## [RECORDS SHOWN]

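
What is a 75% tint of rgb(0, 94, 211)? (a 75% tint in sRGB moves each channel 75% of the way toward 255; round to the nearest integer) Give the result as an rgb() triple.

rgb(191, 215, 244)

A 75% tint moves each channel 75% toward 255:
  R: 0 + 0.75×(255−0) = 0 + 191.25 = 191.25 → 191
  G: 94 + 0.75×(255−94) = 94 + 120.75 = 214.75 → 215
  B: 211 + 0.75×(255−211) = 211 + 33 = 244 → 244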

## [WHAT THE TASK ASKS]
Copy out the entries. Change nothing.

## [EXERCISE RESULT]
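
What is a 75% tint of rgb(0, 94, 211)? (a 75% tint in sRGB moves each channel 75% of the way toward 255; round to the nearest integer) Give the result as an rgb() triple.

rgb(191, 215, 244)

A 75% tint moves each channel 75% toward 255:
  R: 0 + 0.75×(255−0) = 0 + 191.25 = 191.25 → 191
  G: 94 + 0.75×(255−94) = 94 + 120.75 = 214.75 → 215
  B: 211 + 0.75×(255−211) = 211 + 33 = 244 → 244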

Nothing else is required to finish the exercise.